> _TASK BRIEF_: In the material below, list every line carrying the string "according".

> _DATA LISTING_:
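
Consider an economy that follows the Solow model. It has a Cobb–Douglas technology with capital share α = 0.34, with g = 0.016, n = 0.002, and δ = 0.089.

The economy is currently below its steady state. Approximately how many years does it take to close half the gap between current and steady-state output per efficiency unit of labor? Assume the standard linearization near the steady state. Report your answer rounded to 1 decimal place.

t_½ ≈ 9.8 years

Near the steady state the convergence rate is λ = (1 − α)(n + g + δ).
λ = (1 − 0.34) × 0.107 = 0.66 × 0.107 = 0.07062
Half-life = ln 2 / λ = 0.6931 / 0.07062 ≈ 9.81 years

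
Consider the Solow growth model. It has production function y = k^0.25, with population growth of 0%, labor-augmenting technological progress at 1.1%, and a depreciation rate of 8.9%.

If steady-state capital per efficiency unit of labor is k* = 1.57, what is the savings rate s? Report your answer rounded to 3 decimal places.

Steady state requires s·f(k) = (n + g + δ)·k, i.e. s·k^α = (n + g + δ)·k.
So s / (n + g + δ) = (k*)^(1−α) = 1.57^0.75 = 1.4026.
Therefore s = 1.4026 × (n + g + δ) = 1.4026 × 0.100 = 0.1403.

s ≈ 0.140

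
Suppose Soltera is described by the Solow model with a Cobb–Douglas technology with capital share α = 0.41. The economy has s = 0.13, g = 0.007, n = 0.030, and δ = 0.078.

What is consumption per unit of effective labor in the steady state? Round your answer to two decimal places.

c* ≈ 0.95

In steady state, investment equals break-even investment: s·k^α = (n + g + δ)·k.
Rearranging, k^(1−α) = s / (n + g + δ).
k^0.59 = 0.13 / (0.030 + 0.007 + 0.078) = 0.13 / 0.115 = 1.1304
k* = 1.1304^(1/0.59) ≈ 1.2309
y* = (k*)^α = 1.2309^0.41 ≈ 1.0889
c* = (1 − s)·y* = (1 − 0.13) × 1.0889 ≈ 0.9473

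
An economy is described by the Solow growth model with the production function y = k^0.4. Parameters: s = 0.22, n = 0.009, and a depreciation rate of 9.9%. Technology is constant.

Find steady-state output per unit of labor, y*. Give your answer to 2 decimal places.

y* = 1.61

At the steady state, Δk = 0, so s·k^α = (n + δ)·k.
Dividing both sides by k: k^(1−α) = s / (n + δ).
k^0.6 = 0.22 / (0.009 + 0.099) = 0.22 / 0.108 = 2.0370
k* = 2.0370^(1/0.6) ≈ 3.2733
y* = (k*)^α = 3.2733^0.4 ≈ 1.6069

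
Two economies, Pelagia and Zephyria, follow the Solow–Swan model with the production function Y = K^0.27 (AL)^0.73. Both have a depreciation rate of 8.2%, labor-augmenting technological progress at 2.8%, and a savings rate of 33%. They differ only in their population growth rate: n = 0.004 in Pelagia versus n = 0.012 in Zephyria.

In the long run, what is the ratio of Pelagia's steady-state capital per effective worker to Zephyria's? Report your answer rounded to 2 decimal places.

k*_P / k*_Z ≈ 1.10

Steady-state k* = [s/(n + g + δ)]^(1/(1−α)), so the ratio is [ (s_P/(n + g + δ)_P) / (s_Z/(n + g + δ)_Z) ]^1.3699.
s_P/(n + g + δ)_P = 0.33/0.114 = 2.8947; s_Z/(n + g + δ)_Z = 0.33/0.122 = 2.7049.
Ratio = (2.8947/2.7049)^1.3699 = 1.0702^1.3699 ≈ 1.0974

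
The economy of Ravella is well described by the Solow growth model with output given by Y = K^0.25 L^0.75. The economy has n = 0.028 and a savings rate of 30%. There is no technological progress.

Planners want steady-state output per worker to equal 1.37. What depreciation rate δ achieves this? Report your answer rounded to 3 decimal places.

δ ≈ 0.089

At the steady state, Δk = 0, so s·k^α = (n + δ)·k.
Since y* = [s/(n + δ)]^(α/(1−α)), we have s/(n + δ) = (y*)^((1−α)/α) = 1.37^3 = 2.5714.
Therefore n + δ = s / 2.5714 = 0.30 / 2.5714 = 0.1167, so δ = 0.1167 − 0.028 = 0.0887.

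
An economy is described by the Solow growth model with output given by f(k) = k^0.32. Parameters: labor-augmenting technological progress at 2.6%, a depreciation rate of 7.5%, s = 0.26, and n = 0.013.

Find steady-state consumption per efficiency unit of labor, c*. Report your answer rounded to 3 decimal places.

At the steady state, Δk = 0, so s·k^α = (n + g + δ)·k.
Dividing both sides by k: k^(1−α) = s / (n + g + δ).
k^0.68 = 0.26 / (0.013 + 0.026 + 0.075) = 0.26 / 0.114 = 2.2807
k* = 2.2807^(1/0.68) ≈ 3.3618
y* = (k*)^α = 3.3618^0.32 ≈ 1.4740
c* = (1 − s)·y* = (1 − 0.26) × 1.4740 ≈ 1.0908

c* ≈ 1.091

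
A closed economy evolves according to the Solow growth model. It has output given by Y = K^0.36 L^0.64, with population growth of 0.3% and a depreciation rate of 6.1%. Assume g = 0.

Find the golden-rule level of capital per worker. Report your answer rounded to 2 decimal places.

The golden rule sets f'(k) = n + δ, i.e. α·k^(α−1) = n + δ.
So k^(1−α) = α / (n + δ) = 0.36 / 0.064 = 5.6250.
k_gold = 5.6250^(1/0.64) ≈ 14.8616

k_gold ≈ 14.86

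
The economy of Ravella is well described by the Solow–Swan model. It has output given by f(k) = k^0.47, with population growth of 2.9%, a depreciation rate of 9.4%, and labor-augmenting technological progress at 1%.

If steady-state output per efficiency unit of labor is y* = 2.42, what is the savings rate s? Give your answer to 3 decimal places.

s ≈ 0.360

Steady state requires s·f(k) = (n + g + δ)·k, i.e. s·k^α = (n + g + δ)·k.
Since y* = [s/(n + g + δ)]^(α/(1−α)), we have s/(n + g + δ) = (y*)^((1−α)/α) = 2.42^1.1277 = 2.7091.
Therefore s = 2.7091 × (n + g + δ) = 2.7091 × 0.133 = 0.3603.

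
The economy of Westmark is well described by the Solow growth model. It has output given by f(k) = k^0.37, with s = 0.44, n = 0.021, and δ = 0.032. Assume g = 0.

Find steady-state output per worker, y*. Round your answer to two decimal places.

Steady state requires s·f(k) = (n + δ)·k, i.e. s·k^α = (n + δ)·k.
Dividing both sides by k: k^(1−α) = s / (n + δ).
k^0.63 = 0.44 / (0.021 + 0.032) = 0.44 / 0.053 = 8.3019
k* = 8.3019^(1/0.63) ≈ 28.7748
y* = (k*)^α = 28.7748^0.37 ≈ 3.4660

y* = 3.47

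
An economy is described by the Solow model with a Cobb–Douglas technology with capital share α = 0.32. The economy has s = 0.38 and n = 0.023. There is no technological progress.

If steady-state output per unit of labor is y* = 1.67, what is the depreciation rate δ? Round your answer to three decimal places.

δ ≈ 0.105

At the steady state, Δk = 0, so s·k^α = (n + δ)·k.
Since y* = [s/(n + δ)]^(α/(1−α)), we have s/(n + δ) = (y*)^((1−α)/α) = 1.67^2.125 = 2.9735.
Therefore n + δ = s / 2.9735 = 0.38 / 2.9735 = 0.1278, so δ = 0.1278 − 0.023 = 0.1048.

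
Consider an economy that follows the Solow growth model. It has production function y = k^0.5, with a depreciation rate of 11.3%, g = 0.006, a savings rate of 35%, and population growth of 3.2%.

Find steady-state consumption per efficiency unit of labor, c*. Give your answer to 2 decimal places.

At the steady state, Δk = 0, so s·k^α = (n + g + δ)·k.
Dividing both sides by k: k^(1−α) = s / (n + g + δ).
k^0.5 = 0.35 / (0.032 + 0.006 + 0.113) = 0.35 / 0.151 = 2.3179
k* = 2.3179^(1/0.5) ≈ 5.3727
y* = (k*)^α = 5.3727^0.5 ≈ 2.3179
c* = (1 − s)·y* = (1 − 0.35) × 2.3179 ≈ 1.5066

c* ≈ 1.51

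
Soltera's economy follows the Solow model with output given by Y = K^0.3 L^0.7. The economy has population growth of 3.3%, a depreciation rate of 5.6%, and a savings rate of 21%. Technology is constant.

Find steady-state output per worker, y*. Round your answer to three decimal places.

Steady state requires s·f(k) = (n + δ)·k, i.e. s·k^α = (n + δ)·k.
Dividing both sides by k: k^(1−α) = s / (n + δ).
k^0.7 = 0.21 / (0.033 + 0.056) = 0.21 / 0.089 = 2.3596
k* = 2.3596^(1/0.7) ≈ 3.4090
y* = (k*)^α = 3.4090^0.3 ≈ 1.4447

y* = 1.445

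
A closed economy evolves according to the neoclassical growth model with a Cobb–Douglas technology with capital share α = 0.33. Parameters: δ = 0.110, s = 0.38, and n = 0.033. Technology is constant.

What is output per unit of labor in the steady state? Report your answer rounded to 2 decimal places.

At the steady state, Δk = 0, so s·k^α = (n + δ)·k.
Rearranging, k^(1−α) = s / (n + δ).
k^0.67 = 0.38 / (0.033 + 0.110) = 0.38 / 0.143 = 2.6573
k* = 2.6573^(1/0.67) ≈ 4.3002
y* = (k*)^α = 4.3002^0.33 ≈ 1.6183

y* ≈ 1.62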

> _RESULT FOR THIS TASK_:
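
A closed economy evolves according to the Solow growth model. It has output given by Y = K^0.36 L^0.64, with population growth of 0.3% and a depreciation rate of 6.1%. Assume g = 0.
A closed economy evolves according to the neoclassical growth model with a Cobb–Douglas technology with capital share α = 0.33. Parameters: δ = 0.110, s = 0.38, and n = 0.033. Technology is constant.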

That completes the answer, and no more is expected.